Stored data:
········

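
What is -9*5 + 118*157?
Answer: 18481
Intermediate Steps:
-9*5 + 118*157 = -45 + 18526 = 18481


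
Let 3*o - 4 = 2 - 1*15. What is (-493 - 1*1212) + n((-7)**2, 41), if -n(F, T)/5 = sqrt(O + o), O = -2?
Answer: -1705 - 5*I*sqrt(5) ≈ -1705.0 - 11.18*I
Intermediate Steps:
o = -3 (o = 4/3 + (2 - 1*15)/3 = 4/3 + (2 - 15)/3 = 4/3 + (1/3)*(-13) = 4/3 - 13/3 = -3)
n(F, T) = -5*I*sqrt(5) (n(F, T) = -5*sqrt(-2 - 3) = -5*I*sqrt(5))
(-493 - 1*1212) + n((-7)**2, 41) = (-493 - 1*1212) - 5*I*sqrt(5) = (-493 - 1212) - 5*I*sqrt(5) = -1705 - 5*I*sqrt(5)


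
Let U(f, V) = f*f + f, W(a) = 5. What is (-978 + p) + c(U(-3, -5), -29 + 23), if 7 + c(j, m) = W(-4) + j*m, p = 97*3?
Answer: -725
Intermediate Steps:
p = 291
U(f, V) = f + f² (U(f, V) = f² + f = f + f²)
c(j, m) = -2 + j*m (c(j, m) = -7 + (5 + j*m) = -2 + j*m)
(-978 + p) + c(U(-3, -5), -29 + 23) = (-978 + 291) + (-2 + (-3*(1 - 3))*(-29 + 23)) = -687 + (-2 - 3*(-2)*(-6)) = -687 + (-2 + 6*(-6)) = -687 + (-2 - 36) = -687 - 38 = -725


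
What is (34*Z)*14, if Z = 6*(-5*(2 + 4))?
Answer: -85680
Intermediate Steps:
Z = -180 (Z = 6*(-5*6) = 6*(-30) = -180)
(34*Z)*14 = (34*(-180))*14 = -6120*14 = -85680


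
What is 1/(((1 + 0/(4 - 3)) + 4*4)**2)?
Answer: 1/289 ≈ 0.0034602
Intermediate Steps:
1/(((1 + 0/(4 - 3)) + 4*4)**2) = 1/(((1 + 0/1) + 16)**2) = 1/(((1 + 0*1) + 16)**2) = 1/(((1 + 0) + 16)**2) = 1/((1 + 16)**2) = 1/(17**2) = 1/289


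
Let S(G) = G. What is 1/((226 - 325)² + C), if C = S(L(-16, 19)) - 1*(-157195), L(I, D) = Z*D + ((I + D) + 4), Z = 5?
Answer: 1/167098 ≈ 5.9845e-6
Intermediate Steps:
L(I, D) = 4 + I + 6*D (L(I, D) = 5*D + ((I + D) + 4) = 5*D + ((D + I) + 4) = 5*D + (4 + D + I) = 4 + I + 6*D)
C = 157297 (C = (4 - 16 + 6*19) - 1*(-157195) = (4 - 16 + 114) + 157195 = 102 + 157195 = 157297)
1/((226 - 325)² + C) = 1/((226 - 325)² + 157297) = 1/((-99)² + 157297) = 1/(9801 + 157297) = 1/167098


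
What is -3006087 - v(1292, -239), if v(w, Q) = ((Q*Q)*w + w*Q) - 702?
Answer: -76496929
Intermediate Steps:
v(w, Q) = -702 + Q*w + w*Q**2 (v(w, Q) = (Q**2*w + Q*w) - 702 = (w*Q**2 + Q*w) - 702 = (Q*w + w*Q**2) - 702 = -702 + Q*w + w*Q**2)
-3006087 - v(1292, -239) = -3006087 - (-702 - 239*1292 + 1292*(-239)**2) = -3006087 - (-702 - 308788 + 1292*57121) = -3006087 - (-702 - 308788 + 73800332) = -3006087 - 1*73490842 = -3006087 - 73490842 = -76496929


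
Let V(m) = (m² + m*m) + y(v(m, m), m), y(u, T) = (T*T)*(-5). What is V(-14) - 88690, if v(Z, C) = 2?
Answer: -89278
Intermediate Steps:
y(u, T) = -5*T² (y(u, T) = T²*(-5) = -5*T²)
V(m) = -3*m² (V(m) = (m² + m*m) - 5*m² = (m² + m²) - 5*m² = 2*m² - 5*m² = -3*m²)
V(-14) - 88690 = -3*(-14)² - 88690 = -3*196 - 88690 = -588 - 88690 = -89278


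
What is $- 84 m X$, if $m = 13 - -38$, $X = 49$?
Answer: $-209916$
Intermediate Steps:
$m = 51$ ($m = 13 + 38 = 51$)
$- 84 m X = \left(-84\right) 51 \cdot 49 = \left(-4284\right) 49 = -209916$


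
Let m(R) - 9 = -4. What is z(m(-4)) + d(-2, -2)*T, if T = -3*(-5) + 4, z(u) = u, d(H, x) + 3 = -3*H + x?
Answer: 24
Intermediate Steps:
d(H, x) = -3 + x - 3*H (d(H, x) = -3 + (-3*H + x) = -3 + (x - 3*H) = -3 + x - 3*H)
m(R) = 5 (m(R) = 9 - 4 = 5)
T = 19 (T = 15 + 4 = 19)
z(m(-4)) + d(-2, -2)*T = 5 + (-3 - 2 - 3*(-2))*19 = 5 + (-3 - 2 + 6)*19 = 5 + 1*19 = 5 + 19 = 24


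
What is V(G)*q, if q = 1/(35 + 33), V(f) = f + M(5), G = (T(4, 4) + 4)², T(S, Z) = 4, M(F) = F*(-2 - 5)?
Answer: 29/68 ≈ 0.42647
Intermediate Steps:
M(F) = -7*F (M(F) = F*(-7) = -7*F)
G = 64 (G = (4 + 4)² = 8² = 64)
V(f) = -35 + f (V(f) = f - 7*5 = f - 35 = -35 + f)
q = 1/68 ≈ 0.014706
V(G)*q = (-35 + 64)*(1/68) = 29*(1/68) = 29/68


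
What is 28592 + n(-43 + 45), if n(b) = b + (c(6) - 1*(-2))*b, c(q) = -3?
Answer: 28592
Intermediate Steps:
n(b) = 0 (n(b) = b + (-3 - 1*(-2))*b = b + (-3 + 2)*b = b - b = 0)
28592 + n(-43 + 45) = 28592 + 0 = 28592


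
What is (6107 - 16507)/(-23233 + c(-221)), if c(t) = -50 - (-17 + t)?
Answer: 2080/4609 ≈ 0.45129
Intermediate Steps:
c(t) = -33 - t (c(t) = -50 + (17 - t) = -33 - t)
(6107 - 16507)/(-23233 + c(-221)) = (6107 - 16507)/(-23233 + (-33 - 1*(-221))) = -10400/(-23233 + (-33 + 221)) = -10400/(-23233 + 188) = -10400/(-23045) = -10400*(-1/23045) = 2080/4609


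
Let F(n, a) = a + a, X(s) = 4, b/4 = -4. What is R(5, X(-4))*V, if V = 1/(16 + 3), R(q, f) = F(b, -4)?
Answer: -8/19 ≈ -0.42105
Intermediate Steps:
b = -16 (b = 4*(-4) = -16)
F(n, a) = 2*a
R(q, f) = -8 (R(q, f) = 2*(-4) = -8)
V = 1/19 ≈ 0.052632
R(5, X(-4))*V = -8*1/19 = -8/19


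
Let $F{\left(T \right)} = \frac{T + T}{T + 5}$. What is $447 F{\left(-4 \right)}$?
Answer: $-3576$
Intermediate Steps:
$F{\left(T \right)} = \frac{2 T}{5 + T}$
$447 F{\left(-4 \right)} = 447 \cdot 2 \left(-4\right) \frac{1}{5 - 4} = 447 \cdot 2 \left(-4\right) 1^{-1} = 447 \cdot 2 \left(-4\right) 1 = 447 \left(-8\right) = -3576$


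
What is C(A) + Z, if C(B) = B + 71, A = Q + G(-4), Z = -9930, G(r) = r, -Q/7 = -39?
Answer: -9590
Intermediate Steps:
Q = 273 (Q = -7*(-39) = 273)
A = 269 (A = 273 - 4 = 269)
C(B) = 71 + B
C(A) + Z = (71 + 269) - 9930 = 340 - 9930 = -9590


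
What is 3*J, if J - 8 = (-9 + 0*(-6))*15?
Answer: -381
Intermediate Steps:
J = -127 (J = 8 + (-9 + 0*(-6))*15 = 8 + (-9 + 0)*15 = 8 - 9*15 = 8 - 135 = -127)
3*J = 3*(-127) = -381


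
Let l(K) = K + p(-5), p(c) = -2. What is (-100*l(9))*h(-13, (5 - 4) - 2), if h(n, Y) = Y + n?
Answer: 9800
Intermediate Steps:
l(K) = -2 + K (l(K) = K - 2 = -2 + K)
(-100*l(9))*h(-13, (5 - 4) - 2) = (-100*(-2 + 9))*(((5 - 4) - 2) - 13) = (-100*7)*((1 - 2) - 13) = -700*(-1 - 13) = -700*(-14) = 9800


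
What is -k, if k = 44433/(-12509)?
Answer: 44433/12509 ≈ 3.5521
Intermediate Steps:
k = -44433/12509 (k = 44433*(-1/12509) = -44433/12509 ≈ -3.5521)
-k = -1*(-44433/12509) = 44433/12509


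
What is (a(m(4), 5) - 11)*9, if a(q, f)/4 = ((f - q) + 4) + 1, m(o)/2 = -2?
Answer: 405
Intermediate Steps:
m(o) = -4 (m(o) = 2*(-2) = -4)
a(q, f) = 20 - 4*q + 4*f (a(q, f) = 4*(((f - q) + 4) + 1) = 4*((4 + f - q) + 1) = 4*(5 + f - q) = 20 - 4*q + 4*f)
(a(m(4), 5) - 11)*9 = ((20 - 4*(-4) + 4*5) - 11)*9 = ((20 + 16 + 20) - 11)*9 = (56 - 11)*9 = 45*9 = 405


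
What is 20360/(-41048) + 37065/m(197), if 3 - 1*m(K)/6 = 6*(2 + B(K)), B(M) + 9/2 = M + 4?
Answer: -69440425/12191256 ≈ -5.6959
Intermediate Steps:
B(M) = -½ + M (B(M) = -9/2 + (M + 4) = -9/2 + (4 + M) = -½ + M)
m(K) = -36 - 36*K (m(K) = 18 - 36*(2 + (-½ + K)) = 18 - 36*(3/2 + K) = 18 - 6*(9 + 6*K) = 18 + (-54 - 36*K) = -36 - 36*K)
20360/(-41048) + 37065/m(197) = 20360/(-41048) + 37065/(-36 - 36*197) = 20360*(-1/41048) + 37065/(-36 - 7092) = -2545/5131 + 37065/(-7128) = -2545/5131 + 37065*(-1/7128) = -2545/5131 - 12355/2376 = -69440425/12191256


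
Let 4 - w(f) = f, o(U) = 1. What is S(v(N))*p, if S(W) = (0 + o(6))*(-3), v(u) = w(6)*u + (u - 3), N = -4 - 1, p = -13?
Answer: 39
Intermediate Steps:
w(f) = 4 - f
N = -5
v(u) = -3 - u (v(u) = (4 - 1*6)*u + (u - 3) = (4 - 6)*u + (-3 + u) = -2*u + (-3 + u) = -3 - u)
S(W) = -3 (S(W) = (0 + 1)*(-3) = 1*(-3) = -3)
S(v(N))*p = -3*(-13) = 39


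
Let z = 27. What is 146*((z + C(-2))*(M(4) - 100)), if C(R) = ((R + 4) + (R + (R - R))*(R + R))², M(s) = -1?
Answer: -1872742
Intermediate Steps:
C(R) = (4 + R + 2*R²)² (C(R) = ((4 + R) + (R + 0)*(2*R))² = ((4 + R) + R*(2*R))² = ((4 + R) + 2*R²)² = (4 + R + 2*R²)²)
146*((z + C(-2))*(M(4) - 100)) = 146*((27 + (4 - 2 + 2*(-2)²)²)*(-1 - 100)) = 146*((27 + (4 - 2 + 2*4)²)*(-101)) = 146*((27 + (4 - 2 + 8)²)*(-101)) = 146*((27 + 10²)*(-101)) = 146*((27 + 100)*(-101)) = 146*(127*(-101)) = 146*(-12827) = -1872742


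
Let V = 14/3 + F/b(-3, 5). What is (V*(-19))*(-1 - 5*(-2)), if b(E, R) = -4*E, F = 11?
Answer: -3819/4 ≈ -954.75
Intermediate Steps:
V = 67/12 (V = 14/3 + 11/((-4*(-3))) = 14*(⅓) + 11/12 = 14/3 + 11*(1/12) = 14/3 + 11/12 = 67/12 ≈ 5.5833)
(V*(-19))*(-1 - 5*(-2)) = ((67/12)*(-19))*(-1 - 5*(-2)) = -1273*(-1 + 10)/12 = -1273/12*9 = -3819/4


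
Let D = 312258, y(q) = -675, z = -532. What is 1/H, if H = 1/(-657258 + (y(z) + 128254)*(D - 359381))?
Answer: -6012562475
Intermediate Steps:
H = -1/6012562475 (H = 1/(-657258 + (-675 + 128254)*(312258 - 359381)) = 1/(-657258 + 127579*(-47123)) = 1/(-657258 - 6011905217) = 1/(-6012562475) = -1/6012562475 ≈ -1.6632e-10)
1/H = 1/(-1/6012562475) = -6012562475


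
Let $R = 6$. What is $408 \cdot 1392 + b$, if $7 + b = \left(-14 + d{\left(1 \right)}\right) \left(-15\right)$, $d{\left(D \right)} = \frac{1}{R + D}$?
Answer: $\frac{3976958}{7} \approx 5.6814 \cdot 10^{5}$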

········

### [What needs to be done]
In the data above, find the line with "Let U(f, V)" and the line with "Answer: -85680". Retype both, plus every line between them, exactly.

### [Task answer]
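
Let U(f, V) = f*f + f, W(a) = 5. What is (-978 + p) + c(U(-3, -5), -29 + 23), if 7 + c(j, m) = W(-4) + j*m, p = 97*3?
Answer: -725
Intermediate Steps:
p = 291
U(f, V) = f + f² (U(f, V) = f² + f = f + f²)
c(j, m) = -2 + j*m (c(j, m) = -7 + (5 + j*m) = -2 + j*m)
(-978 + p) + c(U(-3, -5), -29 + 23) = (-978 + 291) + (-2 + (-3*(1 - 3))*(-29 + 23)) = -687 + (-2 - 3*(-2)*(-6)) = -687 + (-2 + 6*(-6)) = -687 + (-2 - 36) = -687 - 38 = -725


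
What is (34*Z)*14, if Z = 6*(-5*(2 + 4))?
Answer: -85680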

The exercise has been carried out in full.